[Source material]
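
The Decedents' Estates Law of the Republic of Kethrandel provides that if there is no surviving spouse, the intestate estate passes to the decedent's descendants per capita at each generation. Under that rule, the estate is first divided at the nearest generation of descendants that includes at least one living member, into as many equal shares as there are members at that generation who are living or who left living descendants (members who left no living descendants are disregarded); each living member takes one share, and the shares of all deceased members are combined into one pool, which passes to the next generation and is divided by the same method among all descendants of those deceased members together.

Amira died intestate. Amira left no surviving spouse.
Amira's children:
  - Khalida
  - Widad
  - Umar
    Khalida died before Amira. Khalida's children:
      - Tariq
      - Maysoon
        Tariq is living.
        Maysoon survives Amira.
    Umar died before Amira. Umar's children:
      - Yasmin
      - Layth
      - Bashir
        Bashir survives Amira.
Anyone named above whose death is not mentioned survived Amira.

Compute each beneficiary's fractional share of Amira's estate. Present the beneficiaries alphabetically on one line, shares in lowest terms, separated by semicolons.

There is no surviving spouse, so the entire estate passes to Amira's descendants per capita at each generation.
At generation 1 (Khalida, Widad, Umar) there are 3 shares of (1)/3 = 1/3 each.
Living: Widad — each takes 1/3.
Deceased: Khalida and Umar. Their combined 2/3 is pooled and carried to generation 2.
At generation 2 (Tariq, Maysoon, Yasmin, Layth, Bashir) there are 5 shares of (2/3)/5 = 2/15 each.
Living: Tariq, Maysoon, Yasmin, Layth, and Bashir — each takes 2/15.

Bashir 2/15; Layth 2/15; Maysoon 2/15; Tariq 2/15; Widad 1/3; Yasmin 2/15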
...
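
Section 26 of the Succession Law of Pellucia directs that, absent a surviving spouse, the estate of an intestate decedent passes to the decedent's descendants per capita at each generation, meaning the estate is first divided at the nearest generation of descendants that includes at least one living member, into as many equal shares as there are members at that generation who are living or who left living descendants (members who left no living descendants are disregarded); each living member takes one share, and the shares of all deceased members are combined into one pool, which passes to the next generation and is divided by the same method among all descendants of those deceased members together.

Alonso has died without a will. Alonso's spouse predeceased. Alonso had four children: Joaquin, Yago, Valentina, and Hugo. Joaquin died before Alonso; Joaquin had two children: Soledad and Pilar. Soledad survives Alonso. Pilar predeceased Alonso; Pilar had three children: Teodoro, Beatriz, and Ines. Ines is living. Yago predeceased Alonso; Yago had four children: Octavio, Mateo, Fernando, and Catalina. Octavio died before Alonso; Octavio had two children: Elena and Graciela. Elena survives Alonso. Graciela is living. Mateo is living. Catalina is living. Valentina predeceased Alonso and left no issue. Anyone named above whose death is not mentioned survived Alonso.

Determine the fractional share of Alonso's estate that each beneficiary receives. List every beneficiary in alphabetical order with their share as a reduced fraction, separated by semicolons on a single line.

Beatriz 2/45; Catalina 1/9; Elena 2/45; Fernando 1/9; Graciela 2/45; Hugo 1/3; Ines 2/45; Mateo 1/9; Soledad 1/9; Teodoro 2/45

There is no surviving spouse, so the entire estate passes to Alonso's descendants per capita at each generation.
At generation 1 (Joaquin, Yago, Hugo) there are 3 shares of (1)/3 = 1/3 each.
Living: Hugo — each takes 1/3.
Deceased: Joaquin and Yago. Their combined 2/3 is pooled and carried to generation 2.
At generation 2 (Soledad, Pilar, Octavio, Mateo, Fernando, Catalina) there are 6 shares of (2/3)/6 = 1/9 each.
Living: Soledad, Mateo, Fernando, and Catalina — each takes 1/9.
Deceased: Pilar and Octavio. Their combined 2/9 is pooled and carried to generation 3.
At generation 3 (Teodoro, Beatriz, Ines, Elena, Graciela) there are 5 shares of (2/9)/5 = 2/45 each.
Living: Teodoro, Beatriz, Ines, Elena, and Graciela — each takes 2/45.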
---
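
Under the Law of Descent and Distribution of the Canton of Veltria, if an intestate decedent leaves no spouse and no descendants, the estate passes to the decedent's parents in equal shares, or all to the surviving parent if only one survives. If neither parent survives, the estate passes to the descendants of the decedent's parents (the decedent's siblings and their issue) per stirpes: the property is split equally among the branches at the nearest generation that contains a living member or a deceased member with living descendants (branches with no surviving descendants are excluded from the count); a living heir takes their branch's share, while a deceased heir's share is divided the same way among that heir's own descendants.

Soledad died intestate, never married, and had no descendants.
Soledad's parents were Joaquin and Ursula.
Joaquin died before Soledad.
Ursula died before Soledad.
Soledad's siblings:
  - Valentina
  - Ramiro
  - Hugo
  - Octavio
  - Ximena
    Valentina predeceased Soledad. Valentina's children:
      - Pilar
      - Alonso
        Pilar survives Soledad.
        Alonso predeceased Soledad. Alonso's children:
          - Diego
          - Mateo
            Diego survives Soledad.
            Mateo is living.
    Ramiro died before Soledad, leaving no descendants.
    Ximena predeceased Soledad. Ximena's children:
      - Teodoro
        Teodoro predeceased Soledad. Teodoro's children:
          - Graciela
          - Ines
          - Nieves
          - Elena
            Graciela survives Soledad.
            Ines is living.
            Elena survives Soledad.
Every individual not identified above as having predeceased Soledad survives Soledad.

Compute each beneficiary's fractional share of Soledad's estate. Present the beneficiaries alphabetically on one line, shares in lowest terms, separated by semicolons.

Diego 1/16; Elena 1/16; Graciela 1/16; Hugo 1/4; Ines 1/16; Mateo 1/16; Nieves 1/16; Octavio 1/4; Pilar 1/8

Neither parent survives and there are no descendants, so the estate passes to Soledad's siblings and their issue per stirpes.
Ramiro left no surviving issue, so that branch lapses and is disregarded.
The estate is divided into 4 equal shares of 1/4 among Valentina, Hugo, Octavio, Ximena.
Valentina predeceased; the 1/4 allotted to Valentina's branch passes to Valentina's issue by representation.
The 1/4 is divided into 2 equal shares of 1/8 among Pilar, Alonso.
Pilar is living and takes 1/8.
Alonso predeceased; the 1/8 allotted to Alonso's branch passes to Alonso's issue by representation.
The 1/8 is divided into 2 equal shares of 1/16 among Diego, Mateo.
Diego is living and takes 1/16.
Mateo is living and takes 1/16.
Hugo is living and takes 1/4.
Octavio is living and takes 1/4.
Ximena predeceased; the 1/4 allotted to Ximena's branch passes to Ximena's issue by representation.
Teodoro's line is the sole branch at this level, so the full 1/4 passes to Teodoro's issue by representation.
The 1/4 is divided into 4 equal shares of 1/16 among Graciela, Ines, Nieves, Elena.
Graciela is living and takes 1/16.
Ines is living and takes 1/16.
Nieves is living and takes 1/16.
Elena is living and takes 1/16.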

[Work request] Look through the entries above and quote exactly the lines from the line with "Soledad's parents were Joaquin and Ursula." to the line with "Every individual not", counting both of those lines.

[Answer area]
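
Soledad's parents were Joaquin and Ursula.
Joaquin died before Soledad.
Ursula died before Soledad.
Soledad's siblings:
  - Valentina
  - Ramiro
  - Hugo
  - Octavio
  - Ximena
    Valentina predeceased Soledad. Valentina's children:
      - Pilar
      - Alonso
        Pilar survives Soledad.
        Alonso predeceased Soledad. Alonso's children:
          - Diego
          - Mateo
            Diego survives Soledad.
            Mateo is living.
    Ramiro died before Soledad, leaving no descendants.
    Ximena predeceased Soledad. Ximena's children:
      - Teodoro
        Teodoro predeceased Soledad. Teodoro's children:
          - Graciela
          - Ines
          - Nieves
          - Elena
            Graciela survives Soledad.
            Ines is living.
            Elena survives Soledad.
Every individual not identified above as having predeceased Soledad survives Soledad.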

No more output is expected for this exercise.